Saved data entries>

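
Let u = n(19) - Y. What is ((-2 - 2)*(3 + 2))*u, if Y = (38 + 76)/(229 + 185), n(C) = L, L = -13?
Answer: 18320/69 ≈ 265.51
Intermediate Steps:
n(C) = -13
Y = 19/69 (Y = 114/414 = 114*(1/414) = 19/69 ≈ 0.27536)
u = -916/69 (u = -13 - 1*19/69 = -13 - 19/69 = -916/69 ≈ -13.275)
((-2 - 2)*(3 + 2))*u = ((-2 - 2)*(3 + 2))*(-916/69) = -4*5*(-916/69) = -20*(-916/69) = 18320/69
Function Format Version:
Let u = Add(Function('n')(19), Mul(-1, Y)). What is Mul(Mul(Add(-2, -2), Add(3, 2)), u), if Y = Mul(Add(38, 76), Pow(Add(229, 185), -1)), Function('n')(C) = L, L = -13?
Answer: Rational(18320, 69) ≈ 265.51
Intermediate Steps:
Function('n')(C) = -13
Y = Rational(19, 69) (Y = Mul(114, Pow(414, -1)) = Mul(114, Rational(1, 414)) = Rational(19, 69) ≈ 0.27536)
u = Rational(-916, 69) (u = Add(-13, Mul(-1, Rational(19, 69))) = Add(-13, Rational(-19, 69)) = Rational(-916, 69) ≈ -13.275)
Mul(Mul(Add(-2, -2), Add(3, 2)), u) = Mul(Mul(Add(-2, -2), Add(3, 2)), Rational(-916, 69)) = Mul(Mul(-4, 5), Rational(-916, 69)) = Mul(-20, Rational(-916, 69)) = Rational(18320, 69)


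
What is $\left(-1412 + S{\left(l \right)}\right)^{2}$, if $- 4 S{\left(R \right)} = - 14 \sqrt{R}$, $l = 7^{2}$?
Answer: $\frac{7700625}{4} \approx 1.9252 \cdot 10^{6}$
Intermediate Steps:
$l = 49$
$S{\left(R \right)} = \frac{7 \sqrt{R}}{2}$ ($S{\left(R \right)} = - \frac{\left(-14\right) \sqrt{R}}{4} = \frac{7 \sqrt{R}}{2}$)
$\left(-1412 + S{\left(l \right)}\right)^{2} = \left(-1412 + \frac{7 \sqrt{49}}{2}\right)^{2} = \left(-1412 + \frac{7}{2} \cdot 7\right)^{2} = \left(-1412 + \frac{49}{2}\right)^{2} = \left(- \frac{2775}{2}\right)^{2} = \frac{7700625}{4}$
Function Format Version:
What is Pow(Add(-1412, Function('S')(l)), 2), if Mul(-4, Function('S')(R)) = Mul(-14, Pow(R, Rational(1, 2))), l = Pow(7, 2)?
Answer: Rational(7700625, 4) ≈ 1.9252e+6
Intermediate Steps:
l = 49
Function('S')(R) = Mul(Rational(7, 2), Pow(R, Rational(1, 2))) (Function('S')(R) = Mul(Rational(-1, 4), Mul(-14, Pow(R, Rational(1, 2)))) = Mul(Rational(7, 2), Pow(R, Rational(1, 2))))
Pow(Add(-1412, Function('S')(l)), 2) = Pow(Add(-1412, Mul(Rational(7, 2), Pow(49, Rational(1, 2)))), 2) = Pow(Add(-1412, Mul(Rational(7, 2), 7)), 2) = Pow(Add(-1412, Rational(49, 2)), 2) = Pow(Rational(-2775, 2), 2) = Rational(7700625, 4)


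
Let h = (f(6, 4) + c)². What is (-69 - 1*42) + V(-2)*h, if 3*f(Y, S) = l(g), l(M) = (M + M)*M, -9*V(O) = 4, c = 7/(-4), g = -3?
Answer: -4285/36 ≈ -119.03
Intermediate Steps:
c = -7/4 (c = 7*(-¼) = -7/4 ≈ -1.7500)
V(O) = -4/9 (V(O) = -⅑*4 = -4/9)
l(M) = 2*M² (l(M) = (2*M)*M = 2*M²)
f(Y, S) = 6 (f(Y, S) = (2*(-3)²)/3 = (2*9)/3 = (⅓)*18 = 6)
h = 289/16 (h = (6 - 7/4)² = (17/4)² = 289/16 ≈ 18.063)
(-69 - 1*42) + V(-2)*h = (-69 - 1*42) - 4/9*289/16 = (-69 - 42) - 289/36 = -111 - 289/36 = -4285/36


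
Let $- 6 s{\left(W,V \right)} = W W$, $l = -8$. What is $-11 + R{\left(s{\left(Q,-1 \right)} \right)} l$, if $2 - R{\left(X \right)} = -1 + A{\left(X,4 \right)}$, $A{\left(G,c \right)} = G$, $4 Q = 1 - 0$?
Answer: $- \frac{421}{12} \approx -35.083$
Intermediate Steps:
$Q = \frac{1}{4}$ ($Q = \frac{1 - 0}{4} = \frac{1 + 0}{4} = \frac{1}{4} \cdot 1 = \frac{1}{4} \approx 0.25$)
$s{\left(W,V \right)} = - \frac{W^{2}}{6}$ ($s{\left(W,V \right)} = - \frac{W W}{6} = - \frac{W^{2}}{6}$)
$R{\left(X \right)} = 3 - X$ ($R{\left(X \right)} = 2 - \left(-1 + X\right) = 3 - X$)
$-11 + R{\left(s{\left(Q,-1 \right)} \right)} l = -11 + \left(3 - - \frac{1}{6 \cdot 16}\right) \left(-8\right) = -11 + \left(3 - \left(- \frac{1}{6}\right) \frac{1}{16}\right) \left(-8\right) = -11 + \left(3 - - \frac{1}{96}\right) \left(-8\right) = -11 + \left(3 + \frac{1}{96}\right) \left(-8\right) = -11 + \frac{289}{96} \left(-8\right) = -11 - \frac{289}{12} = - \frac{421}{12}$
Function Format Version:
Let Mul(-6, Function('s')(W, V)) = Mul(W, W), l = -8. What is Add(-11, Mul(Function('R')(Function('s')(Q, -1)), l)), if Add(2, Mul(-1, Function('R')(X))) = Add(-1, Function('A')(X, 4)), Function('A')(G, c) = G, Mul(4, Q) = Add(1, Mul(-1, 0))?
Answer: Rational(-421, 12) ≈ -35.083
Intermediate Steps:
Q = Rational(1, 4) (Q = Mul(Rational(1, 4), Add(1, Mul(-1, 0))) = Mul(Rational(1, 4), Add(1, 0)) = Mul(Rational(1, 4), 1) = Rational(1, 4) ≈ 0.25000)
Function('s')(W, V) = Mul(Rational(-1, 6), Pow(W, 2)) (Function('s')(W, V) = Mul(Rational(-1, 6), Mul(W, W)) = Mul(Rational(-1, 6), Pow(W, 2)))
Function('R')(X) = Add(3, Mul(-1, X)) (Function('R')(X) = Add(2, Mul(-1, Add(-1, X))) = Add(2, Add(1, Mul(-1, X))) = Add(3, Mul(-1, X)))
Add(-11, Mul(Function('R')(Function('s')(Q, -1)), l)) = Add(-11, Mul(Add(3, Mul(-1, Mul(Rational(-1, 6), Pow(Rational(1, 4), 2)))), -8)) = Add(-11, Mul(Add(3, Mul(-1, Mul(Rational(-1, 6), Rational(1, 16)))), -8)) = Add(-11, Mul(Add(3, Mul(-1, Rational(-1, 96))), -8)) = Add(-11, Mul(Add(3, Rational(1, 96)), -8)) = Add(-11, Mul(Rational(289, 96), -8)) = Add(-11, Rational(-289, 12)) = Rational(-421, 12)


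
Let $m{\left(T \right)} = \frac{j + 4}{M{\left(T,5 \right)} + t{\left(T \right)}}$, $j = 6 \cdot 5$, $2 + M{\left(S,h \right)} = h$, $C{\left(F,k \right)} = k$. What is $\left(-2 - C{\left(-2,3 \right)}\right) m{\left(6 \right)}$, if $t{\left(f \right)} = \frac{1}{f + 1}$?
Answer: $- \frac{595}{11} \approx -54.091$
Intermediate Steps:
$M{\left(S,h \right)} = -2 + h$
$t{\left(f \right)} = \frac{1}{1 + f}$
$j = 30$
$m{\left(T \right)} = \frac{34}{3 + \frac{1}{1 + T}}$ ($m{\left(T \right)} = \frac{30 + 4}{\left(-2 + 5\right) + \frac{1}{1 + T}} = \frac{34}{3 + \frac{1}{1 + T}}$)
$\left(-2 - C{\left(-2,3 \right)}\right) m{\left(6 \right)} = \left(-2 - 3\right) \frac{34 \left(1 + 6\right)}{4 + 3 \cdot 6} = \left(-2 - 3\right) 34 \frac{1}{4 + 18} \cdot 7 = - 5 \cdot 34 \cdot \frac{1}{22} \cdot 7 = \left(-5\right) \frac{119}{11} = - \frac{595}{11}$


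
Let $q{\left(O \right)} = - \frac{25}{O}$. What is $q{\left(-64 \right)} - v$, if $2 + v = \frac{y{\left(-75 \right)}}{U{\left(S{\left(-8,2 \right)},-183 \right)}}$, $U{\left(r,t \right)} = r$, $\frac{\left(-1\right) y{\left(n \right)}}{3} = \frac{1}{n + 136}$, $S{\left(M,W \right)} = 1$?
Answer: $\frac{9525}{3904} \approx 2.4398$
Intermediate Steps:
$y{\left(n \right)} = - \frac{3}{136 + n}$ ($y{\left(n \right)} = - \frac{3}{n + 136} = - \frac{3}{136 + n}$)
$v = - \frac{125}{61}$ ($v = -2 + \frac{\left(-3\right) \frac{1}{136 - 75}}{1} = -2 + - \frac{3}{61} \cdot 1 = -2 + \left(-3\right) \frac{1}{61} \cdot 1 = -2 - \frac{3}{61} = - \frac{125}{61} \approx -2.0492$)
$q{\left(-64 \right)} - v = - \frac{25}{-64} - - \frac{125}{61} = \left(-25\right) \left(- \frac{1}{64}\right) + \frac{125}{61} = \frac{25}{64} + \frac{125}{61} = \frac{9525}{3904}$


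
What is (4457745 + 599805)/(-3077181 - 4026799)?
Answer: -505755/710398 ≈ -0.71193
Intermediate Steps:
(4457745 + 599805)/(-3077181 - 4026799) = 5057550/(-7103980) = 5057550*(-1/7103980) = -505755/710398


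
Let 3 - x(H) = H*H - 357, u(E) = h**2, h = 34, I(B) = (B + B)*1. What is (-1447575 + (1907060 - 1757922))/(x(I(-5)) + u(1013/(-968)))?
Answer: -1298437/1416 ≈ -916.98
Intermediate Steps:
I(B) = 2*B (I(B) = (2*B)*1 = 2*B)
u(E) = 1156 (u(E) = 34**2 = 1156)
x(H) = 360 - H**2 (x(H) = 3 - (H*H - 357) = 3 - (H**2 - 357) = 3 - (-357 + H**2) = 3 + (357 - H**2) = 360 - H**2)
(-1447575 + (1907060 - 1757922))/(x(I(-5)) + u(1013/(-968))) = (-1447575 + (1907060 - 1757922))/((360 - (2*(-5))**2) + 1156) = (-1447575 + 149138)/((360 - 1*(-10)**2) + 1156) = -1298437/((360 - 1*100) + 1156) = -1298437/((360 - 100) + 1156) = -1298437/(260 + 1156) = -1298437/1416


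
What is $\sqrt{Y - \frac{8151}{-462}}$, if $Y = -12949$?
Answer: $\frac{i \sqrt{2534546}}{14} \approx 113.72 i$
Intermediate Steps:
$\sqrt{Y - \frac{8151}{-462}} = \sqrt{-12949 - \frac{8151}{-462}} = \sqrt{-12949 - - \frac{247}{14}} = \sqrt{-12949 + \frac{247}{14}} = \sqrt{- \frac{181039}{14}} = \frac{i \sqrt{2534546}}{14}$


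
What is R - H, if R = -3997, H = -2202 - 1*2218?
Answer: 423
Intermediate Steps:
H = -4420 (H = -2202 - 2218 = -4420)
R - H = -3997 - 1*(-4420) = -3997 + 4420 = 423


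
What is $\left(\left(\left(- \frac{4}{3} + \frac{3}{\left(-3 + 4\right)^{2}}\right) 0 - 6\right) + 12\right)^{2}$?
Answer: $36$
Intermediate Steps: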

INSTRUCTIONS TO FOLLOW> Return the lines from the line containing "Answer: -505755/710398 ≈ -0.71193" to the end of the entries above, exactly as they appear and with no other output.

TASK OUTPUT>
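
Answer: -505755/710398 ≈ -0.71193
Intermediate Steps:
(4457745 + 599805)/(-3077181 - 4026799) = 5057550/(-7103980) = 5057550*(-1/7103980) = -505755/710398


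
Let 3 - x(H) = H*H - 357, u(E) = h**2, h = 34, I(B) = (B + B)*1. What is (-1447575 + (1907060 - 1757922))/(x(I(-5)) + u(1013/(-968)))?
Answer: -1298437/1416 ≈ -916.98
Intermediate Steps:
I(B) = 2*B (I(B) = (2*B)*1 = 2*B)
u(E) = 1156 (u(E) = 34**2 = 1156)
x(H) = 360 - H**2 (x(H) = 3 - (H*H - 357) = 3 - (H**2 - 357) = 3 - (-357 + H**2) = 3 + (357 - H**2) = 360 - H**2)
(-1447575 + (1907060 - 1757922))/(x(I(-5)) + u(1013/(-968))) = (-1447575 + (1907060 - 1757922))/((360 - (2*(-5))**2) + 1156) = (-1447575 + 149138)/((360 - 1*(-10)**2) + 1156) = -1298437/((360 - 1*100) + 1156) = -1298437/((360 - 100) + 1156) = -1298437/(260 + 1156) = -1298437/1416


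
What is $\sqrt{Y - \frac{8151}{-462}}$, if $Y = -12949$?
Answer: $\frac{i \sqrt{2534546}}{14} \approx 113.72 i$
Intermediate Steps:
$\sqrt{Y - \frac{8151}{-462}} = \sqrt{-12949 - \frac{8151}{-462}} = \sqrt{-12949 - - \frac{247}{14}} = \sqrt{-12949 + \frac{247}{14}} = \sqrt{- \frac{181039}{14}} = \frac{i \sqrt{2534546}}{14}$


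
What is R - H, if R = -3997, H = -2202 - 1*2218?
Answer: 423
Intermediate Steps:
H = -4420 (H = -2202 - 2218 = -4420)
R - H = -3997 - 1*(-4420) = -3997 + 4420 = 423


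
What is $\left(\left(\left(- \frac{4}{3} + \frac{3}{\left(-3 + 4\right)^{2}}\right) 0 - 6\right) + 12\right)^{2}$?
Answer: $36$
Intermediate Steps: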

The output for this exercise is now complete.